> _ABOUT THIS EXERCISE_:
Each line of the records below that holds "C₃H₇Br" should be copied out.

*** INPUT FOR THIS TASK Section Begins ***

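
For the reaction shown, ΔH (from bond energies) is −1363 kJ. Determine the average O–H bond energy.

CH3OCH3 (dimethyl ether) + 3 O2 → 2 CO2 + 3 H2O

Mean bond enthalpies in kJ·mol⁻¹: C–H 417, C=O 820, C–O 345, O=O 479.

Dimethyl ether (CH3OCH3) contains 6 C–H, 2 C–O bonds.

D(O–H) ≈ 452 kJ/mol

Let D be the O–H bond energy.
Σ(broken) = 6×417 + 2×345 + 3×479 = 4629
Σ(formed) = 4×820 + 6×D = 3280 + 6D
ΔH = Σ(broken) − Σ(formed) = (4629) − (3280 + 6D) = +1349 − 6D
Setting this equal to −1363 kJ gives 6D = 2712, so D = 452 kJ/mol.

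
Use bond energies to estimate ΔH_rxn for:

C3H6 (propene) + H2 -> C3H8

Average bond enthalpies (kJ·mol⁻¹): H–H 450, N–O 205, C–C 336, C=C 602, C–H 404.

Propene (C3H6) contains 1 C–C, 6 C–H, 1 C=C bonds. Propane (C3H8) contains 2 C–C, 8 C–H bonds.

Bonds broken (reactants):
  C–C: 1 × 336 = 336
  C–H: 6 × 404 = 2424
  C=C: 1 × 602 = 602
  H–H: 1 × 450 = 450
  Σ(broken) = 3812 kJ
Bonds formed (products):
  C–C: 2 × 336 = 672
  C–H: 8 × 404 = 3232
  Σ(formed) = 3904 kJ
ΔH = Σ(broken) − Σ(formed) = 3812 − 3904 = −92 kJ

ΔH ≈ −92 kJ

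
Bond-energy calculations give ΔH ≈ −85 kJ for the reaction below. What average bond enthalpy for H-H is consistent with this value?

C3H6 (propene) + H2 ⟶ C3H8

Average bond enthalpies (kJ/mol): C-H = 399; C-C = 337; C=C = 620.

Let D be the H-H bond energy.
Σ(broken) = 1×337 + 6×399 + 1×620 + 1×D = 3351 + D
Σ(formed) = 2×337 + 8×399 = 3866
ΔH = Σ(broken) − Σ(formed) = (3351 + D) − (3866) = −515 + D
Setting this equal to −85 kJ gives D = 430 kJ/mol.

D(H-H) ≈ 430 kJ/mol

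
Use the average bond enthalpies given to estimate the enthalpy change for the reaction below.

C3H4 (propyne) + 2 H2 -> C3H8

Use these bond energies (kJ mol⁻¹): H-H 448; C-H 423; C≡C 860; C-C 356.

ΔH ≈ −292 kJ

Bonds broken (reactants):
  C≡C: 1 × 860 = 860
  C-C: 1 × 356 = 356
  C-H: 4 × 423 = 1692
  H-H: 2 × 448 = 896
  Σ(broken) = 3804 kJ
Bonds formed (products):
  C-C: 2 × 356 = 712
  C-H: 8 × 423 = 3384
  Σ(formed) = 4096 kJ
ΔH = Σ(broken) − Σ(formed) = 3804 − 4096 = −292 kJ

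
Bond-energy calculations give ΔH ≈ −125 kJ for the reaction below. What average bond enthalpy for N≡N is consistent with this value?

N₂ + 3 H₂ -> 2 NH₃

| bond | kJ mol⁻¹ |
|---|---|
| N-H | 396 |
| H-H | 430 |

D(N≡N) ≈ 961 kJ/mol

Let D be the N≡N bond energy.
Σ(broken) = 3×430 + 1×D = 1290 + D
Σ(formed) = 6×396 = 2376
ΔH = Σ(broken) − Σ(formed) = (1290 + D) − (2376) = −1086 + D
Setting this equal to −125 kJ gives D = 961 kJ/mol.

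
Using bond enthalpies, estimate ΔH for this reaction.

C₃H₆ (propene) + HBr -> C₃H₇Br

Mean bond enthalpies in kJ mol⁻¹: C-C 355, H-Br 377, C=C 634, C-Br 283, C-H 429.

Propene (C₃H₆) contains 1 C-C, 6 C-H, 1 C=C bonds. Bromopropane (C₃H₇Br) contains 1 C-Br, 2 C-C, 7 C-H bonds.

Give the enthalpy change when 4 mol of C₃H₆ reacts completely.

Bonds broken (reactants):
  C-C: 1 × 355 = 355
  C-H: 6 × 429 = 2574
  C=C: 1 × 634 = 634
  H-Br: 1 × 377 = 377
  Σ(broken) = 3940 kJ
Bonds formed (products):
  C-Br: 1 × 283 = 283
  C-C: 2 × 355 = 710
  C-H: 7 × 429 = 3003
  Σ(formed) = 3996 kJ
ΔH = Σ(broken) − Σ(formed) = 3940 − 3996 = −56 kJ
For 4× the reaction as written: 4 × (−56) = −224 kJ

ΔH = −224 kJ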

*** INPUT FOR THIS TASK Section Ends ***

> _ANSWER TO THIS EXERCISE_:
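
C₃H₆ (propene) + HBr -> C₃H₇Br
Propene (C₃H₆) contains 1 C-C, 6 C-H, 1 C=C bonds. Bromopropane (C₃H₇Br) contains 1 C-Br, 2 C-C, 7 C-H bonds.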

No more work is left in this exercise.